[[ Listed entries, beginning ]]

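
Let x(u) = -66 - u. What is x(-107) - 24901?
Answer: -24860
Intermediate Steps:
x(-107) - 24901 = (-66 - 1*(-107)) - 24901 = (-66 + 107) - 24901 = 41 - 24901 = -24860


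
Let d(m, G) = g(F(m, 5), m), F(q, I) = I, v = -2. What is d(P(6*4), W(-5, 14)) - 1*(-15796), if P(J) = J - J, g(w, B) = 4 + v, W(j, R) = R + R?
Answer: 15798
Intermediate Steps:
W(j, R) = 2*R
g(w, B) = 2 (g(w, B) = 4 - 2 = 2)
P(J) = 0
d(m, G) = 2
d(P(6*4), W(-5, 14)) - 1*(-15796) = 2 - 1*(-15796) = 2 + 15796 = 15798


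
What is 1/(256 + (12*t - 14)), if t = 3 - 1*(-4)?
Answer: 1/326 ≈ 0.0030675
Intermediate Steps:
t = 7 (t = 3 + 4 = 7)
1/(256 + (12*t - 14)) = 1/(256 + (12*7 - 14)) = 1/(256 + (84 - 14)) = 1/(256 + 70) = 1/326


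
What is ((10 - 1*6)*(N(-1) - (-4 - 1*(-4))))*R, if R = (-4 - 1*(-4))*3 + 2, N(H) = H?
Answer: -8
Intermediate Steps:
R = 2 (R = (-4 + 4)*3 + 2 = 0*3 + 2 = 0 + 2 = 2)
((10 - 1*6)*(N(-1) - (-4 - 1*(-4))))*R = ((10 - 1*6)*(-1 - (-4 - 1*(-4))))*2 = ((10 - 6)*(-1 - (-4 + 4)))*2 = (4*(-1 - 1*0))*2 = (4*(-1 + 0))*2 = (4*(-1))*2 = -4*2 = -8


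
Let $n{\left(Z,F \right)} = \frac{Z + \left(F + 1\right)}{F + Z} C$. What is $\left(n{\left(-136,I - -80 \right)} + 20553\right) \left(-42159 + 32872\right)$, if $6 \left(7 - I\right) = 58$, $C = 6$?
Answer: $- \frac{16801882521}{88} \approx -1.9093 \cdot 10^{8}$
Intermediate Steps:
$I = - \frac{8}{3}$ ($I = 7 - \frac{29}{3} = - \frac{8}{3} \approx -2.6667$)
$n{\left(Z,F \right)} = \frac{6 \left(1 + F + Z\right)}{F + Z}$ ($n{\left(Z,F \right)} = \frac{Z + \left(F + 1\right)}{F + Z} 6 = \frac{Z + \left(1 + F\right)}{F + Z} 6 = \frac{1 + F + Z}{F + Z} 6 = \frac{6 \left(1 + F + Z\right)}{F + Z}$)
$\left(n{\left(-136,I - -80 \right)} + 20553\right) \left(-42159 + 32872\right) = \left(\frac{6 \left(1 - - \frac{232}{3} - 136\right)}{\left(- \frac{8}{3} - -80\right) - 136} + 20553\right) \left(-42159 + 32872\right) = \left(\frac{6 \left(1 + \left(- \frac{8}{3} + 80\right) - 136\right)}{\left(- \frac{8}{3} + 80\right) - 136} + 20553\right) \left(-9287\right) = \left(\frac{6 \left(1 + \frac{232}{3} - 136\right)}{\frac{232}{3} - 136} + 20553\right) \left(-9287\right) = \left(6 \frac{1}{- \frac{176}{3}} \left(- \frac{173}{3}\right) + 20553\right) \left(-9287\right) = \left(6 \left(- \frac{3}{176}\right) \left(- \frac{173}{3}\right) + 20553\right) \left(-9287\right) = \left(\frac{519}{88} + 20553\right) \left(-9287\right) = \frac{1809183}{88} \left(-9287\right) = - \frac{16801882521}{88}$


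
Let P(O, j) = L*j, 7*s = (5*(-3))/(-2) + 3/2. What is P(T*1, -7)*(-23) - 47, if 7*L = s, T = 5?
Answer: -122/7 ≈ -17.429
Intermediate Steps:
s = 9/7 (s = ((5*(-3))/(-2) + 3/2)/7 = (-15*(-1/2) + 3*(1/2))/7 = (15/2 + 3/2)/7 = (1/7)*9 = 9/7 ≈ 1.2857)
L = 9/49 (L = (1/7)*(9/7) = 9/49 ≈ 0.18367)
P(O, j) = 9*j/49
P(T*1, -7)*(-23) - 47 = ((9/49)*(-7))*(-23) - 47 = -9/7*(-23) - 47 = 207/7 - 47 = -122/7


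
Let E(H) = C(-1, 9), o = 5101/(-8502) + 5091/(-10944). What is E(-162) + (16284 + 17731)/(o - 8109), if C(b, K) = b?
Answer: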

[[ Listed entries, end ]]

Would you return exactly, and only, the lines beginning at the one with "Let E(H) = C(-1, 9), o" and ending at the last line of the listing?

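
Let E(H) = C(-1, 9), o = 5101/(-8502) + 5091/(-10944). What is E(-162) + (16284 + 17731)/(o - 8109), if C(b, K) = b?
Answer: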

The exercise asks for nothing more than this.